Set down exactly, from the records below, the line with "An oceanographic survey" through the line with "4. P(-70.8758,-179.3616): lat=-70.8758°, lon=-179.3616°", and nothing else.

━━━━━━━━━━━━━━━━

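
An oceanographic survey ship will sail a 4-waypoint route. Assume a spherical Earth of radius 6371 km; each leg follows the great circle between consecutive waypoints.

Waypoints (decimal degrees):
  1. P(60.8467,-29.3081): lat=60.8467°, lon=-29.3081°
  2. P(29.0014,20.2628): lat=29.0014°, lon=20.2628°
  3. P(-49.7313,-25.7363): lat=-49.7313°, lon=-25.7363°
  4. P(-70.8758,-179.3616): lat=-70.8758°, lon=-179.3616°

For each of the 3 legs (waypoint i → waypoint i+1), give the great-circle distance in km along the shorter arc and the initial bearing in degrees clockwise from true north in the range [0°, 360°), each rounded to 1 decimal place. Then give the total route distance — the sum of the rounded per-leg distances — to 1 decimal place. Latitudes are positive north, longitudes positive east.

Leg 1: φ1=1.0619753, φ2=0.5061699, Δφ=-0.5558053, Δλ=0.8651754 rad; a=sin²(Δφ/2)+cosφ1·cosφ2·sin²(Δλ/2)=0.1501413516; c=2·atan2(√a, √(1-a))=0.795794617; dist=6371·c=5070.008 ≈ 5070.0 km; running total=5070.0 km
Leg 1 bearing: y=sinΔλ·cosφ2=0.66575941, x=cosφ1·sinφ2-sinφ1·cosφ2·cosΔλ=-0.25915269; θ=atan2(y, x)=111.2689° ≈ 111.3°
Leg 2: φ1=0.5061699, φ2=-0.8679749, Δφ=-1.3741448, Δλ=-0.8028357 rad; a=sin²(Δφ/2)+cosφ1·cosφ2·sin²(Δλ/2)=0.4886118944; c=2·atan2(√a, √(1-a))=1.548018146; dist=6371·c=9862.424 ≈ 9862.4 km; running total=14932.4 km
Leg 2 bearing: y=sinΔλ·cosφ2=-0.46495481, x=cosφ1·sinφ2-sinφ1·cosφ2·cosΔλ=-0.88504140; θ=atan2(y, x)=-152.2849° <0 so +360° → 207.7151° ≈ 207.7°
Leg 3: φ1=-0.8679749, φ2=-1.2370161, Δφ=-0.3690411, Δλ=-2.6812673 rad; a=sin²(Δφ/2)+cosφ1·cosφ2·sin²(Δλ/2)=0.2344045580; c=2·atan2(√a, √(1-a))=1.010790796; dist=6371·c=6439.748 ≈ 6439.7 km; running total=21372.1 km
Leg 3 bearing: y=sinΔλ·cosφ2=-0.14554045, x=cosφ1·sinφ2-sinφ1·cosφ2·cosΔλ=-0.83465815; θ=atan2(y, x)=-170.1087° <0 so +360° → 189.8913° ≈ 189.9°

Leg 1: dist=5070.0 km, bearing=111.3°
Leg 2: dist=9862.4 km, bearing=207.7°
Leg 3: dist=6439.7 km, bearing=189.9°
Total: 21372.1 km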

━━━━━━━━━━━━━━━━

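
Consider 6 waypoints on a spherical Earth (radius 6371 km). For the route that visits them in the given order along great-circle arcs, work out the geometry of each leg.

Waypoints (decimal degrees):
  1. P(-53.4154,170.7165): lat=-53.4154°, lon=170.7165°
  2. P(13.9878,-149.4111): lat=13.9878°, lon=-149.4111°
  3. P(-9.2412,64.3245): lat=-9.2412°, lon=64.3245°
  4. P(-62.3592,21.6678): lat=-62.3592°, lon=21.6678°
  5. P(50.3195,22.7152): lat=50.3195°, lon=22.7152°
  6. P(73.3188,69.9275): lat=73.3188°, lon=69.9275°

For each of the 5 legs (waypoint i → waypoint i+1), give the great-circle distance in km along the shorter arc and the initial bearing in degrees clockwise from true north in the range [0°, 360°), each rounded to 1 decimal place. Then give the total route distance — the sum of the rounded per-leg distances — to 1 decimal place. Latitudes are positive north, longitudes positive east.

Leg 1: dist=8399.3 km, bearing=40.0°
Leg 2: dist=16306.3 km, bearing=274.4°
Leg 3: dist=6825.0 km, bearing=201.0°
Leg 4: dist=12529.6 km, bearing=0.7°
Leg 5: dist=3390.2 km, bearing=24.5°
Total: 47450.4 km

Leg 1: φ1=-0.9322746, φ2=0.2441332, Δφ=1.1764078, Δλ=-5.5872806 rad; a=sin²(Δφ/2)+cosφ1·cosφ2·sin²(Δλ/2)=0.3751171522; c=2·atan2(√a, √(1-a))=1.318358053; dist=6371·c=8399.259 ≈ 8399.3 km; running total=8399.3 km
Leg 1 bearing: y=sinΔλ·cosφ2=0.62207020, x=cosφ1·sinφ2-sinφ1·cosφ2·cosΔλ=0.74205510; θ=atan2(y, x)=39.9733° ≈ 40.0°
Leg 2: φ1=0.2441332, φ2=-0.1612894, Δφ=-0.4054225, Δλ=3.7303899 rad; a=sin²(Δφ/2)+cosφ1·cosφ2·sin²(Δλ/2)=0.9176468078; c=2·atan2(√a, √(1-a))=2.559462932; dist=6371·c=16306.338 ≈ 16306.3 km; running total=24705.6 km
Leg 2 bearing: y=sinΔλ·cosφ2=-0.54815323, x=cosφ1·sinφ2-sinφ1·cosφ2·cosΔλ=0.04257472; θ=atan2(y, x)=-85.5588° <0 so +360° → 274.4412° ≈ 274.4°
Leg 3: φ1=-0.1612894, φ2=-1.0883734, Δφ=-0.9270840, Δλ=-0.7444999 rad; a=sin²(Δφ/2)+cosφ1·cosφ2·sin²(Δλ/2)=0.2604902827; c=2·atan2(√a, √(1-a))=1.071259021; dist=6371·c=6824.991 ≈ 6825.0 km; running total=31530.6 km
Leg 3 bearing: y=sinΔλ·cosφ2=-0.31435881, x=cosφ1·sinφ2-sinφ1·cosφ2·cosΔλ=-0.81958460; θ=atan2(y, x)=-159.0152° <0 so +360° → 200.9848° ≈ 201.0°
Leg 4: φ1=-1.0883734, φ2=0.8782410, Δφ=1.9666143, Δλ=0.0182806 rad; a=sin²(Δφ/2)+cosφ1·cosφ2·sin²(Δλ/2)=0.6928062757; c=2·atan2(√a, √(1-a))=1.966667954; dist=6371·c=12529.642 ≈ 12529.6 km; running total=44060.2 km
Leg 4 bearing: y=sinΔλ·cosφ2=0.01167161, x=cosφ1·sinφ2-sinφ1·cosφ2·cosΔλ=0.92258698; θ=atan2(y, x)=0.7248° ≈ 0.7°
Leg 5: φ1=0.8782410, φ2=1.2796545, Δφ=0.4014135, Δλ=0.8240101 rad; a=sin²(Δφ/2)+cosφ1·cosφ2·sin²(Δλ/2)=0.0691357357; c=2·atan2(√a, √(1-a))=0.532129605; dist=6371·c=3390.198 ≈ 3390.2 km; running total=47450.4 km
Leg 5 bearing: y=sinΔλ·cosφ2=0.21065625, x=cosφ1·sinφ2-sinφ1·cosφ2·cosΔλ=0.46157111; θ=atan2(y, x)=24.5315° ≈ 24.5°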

━━━━━━━━━━━━━━━━

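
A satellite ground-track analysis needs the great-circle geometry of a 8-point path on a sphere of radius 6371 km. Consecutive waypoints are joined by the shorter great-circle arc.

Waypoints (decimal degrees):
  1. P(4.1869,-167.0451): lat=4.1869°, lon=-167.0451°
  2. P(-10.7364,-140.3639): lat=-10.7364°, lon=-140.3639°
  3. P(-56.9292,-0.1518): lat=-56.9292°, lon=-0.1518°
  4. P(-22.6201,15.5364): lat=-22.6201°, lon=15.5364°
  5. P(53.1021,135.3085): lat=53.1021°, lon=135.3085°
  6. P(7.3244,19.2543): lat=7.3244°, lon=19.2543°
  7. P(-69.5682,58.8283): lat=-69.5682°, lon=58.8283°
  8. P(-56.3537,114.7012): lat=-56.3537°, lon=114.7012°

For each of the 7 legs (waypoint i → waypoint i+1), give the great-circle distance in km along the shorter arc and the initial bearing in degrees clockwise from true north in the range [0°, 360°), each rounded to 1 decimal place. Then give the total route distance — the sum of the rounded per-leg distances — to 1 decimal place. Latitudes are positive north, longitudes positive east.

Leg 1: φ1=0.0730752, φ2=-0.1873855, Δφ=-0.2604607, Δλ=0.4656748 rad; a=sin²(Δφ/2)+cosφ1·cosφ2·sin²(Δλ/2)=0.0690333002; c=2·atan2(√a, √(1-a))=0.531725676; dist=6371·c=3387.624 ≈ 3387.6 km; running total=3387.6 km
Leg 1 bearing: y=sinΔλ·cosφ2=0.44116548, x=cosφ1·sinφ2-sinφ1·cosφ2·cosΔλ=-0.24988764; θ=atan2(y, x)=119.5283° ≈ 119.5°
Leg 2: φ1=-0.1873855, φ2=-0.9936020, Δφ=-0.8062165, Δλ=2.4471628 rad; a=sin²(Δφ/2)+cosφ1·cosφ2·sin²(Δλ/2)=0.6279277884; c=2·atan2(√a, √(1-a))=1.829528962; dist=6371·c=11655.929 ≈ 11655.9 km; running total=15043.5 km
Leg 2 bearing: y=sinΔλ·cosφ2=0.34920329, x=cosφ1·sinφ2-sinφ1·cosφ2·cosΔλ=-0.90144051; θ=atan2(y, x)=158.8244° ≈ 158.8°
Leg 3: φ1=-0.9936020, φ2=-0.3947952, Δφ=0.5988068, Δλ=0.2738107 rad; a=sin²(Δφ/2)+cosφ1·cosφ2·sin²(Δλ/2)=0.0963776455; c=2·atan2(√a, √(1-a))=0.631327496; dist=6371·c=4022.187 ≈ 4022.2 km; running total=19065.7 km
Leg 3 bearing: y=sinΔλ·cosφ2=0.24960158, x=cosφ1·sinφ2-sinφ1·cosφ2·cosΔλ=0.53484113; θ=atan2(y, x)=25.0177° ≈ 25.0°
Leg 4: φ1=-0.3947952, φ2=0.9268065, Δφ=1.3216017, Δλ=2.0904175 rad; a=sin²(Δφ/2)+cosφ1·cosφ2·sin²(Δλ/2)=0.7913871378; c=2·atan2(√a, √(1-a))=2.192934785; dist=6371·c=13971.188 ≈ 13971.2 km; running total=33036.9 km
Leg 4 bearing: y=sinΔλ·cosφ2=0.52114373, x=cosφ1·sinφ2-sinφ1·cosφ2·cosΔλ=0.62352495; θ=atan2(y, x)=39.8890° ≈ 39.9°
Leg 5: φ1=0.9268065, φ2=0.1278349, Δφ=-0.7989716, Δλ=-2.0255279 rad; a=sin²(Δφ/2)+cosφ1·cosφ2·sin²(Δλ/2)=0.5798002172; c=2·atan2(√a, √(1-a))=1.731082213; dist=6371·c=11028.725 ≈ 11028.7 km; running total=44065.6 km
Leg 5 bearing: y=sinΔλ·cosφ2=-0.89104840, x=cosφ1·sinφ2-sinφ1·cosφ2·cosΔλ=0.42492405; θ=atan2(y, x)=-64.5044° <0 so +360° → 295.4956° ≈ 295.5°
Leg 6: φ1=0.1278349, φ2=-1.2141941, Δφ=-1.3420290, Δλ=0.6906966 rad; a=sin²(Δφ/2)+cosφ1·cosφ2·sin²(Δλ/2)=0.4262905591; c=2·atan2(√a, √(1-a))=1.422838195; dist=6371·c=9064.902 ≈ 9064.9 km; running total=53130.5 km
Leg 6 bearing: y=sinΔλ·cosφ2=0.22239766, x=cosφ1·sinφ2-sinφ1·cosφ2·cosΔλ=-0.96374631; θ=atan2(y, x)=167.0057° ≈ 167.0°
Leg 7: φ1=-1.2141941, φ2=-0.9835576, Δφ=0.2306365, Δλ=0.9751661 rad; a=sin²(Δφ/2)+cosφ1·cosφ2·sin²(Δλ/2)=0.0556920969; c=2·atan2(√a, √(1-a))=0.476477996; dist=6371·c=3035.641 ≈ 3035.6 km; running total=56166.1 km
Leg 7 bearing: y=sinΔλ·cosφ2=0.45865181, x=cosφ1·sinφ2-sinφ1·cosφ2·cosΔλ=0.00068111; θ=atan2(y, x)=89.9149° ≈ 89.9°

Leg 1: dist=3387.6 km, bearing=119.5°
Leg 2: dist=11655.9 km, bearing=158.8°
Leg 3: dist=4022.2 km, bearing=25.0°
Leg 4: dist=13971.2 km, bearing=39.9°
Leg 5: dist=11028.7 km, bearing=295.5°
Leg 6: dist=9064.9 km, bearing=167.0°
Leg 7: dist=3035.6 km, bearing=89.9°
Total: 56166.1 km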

━━━━━━━━━━━━━━━━

Problem solution
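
An oceanographic survey ship will sail a 4-waypoint route. Assume a spherical Earth of radius 6371 km; each leg follows the great circle between consecutive waypoints.

Waypoints (decimal degrees):
  1. P(60.8467,-29.3081): lat=60.8467°, lon=-29.3081°
  2. P(29.0014,20.2628): lat=29.0014°, lon=20.2628°
  3. P(-49.7313,-25.7363): lat=-49.7313°, lon=-25.7363°
  4. P(-70.8758,-179.3616): lat=-70.8758°, lon=-179.3616°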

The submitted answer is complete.